**What to do**
Your reply should be an exact copy of the lines from the one that holds "Reconnaissance aircraft fixed" to the end of the data below.

**Input**
--- --- ---

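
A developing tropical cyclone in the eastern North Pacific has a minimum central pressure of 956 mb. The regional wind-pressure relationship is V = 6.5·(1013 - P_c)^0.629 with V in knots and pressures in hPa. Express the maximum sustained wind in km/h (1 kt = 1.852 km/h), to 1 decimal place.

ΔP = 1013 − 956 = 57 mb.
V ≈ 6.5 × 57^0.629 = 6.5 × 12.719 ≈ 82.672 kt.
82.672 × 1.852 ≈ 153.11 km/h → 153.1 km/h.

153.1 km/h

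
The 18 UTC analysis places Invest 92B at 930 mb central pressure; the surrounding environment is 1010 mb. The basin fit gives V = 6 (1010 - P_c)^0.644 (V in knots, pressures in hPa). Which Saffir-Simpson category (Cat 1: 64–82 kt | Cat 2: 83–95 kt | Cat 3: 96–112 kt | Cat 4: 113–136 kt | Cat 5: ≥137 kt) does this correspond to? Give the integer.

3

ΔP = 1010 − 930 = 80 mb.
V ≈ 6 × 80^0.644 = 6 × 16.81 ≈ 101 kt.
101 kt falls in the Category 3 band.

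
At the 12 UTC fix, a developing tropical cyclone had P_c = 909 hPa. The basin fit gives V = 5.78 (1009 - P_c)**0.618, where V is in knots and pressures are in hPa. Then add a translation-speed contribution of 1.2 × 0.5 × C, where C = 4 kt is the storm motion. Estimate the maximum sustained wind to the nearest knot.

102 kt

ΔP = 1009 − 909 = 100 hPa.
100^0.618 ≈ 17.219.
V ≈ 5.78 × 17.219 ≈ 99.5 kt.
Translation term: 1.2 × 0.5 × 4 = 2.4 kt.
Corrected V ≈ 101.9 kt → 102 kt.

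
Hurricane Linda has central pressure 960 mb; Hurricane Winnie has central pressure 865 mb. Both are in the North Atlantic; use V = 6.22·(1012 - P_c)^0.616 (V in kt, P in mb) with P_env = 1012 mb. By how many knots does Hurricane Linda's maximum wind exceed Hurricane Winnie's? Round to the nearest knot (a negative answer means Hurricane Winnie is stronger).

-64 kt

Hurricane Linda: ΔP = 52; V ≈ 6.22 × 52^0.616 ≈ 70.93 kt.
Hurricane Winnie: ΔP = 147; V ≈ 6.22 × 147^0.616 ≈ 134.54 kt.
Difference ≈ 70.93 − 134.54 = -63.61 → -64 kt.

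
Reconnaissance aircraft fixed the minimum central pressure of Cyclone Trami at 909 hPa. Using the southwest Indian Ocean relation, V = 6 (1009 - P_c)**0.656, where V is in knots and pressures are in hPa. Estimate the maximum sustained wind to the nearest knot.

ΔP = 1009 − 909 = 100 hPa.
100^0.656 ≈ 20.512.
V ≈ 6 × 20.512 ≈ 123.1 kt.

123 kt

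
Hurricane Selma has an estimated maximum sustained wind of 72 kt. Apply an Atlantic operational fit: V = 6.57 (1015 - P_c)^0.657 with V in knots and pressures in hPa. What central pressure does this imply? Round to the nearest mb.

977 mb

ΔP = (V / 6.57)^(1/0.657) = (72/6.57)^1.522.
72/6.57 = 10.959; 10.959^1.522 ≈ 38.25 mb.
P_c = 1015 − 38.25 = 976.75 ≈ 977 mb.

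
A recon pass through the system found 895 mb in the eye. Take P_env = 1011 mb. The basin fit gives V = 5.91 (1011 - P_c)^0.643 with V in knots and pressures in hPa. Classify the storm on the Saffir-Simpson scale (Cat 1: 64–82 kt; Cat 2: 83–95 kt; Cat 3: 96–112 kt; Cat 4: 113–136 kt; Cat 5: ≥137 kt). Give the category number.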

--- --- ---

**Response area**
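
Reconnaissance aircraft fixed the minimum central pressure of Cyclone Trami at 909 hPa. Using the southwest Indian Ocean relation, V = 6 (1009 - P_c)**0.656, where V is in knots and pressures are in hPa. Estimate the maximum sustained wind to the nearest knot.

ΔP = 1009 − 909 = 100 hPa.
100^0.656 ≈ 20.512.
V ≈ 6 × 20.512 ≈ 123.1 kt.

123 kt

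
Hurricane Selma has an estimated maximum sustained wind of 72 kt. Apply an Atlantic operational fit: V = 6.57 (1015 - P_c)^0.657 with V in knots and pressures in hPa. What central pressure does this imply? Round to the nearest mb.

977 mb

ΔP = (V / 6.57)^(1/0.657) = (72/6.57)^1.522.
72/6.57 = 10.959; 10.959^1.522 ≈ 38.25 mb.
P_c = 1015 − 38.25 = 976.75 ≈ 977 mb.

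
A recon pass through the system found 895 mb in the eye. Take P_env = 1011 mb. The basin fit gives V = 5.91 (1011 - P_c)^0.643 with V in knots and pressures in hPa. Classify the storm on the Saffir-Simpson scale (Cat 1: 64–82 kt; Cat 2: 83–95 kt; Cat 3: 96–112 kt; Cat 4: 113–136 kt; Cat 5: ≥137 kt). Give the category number.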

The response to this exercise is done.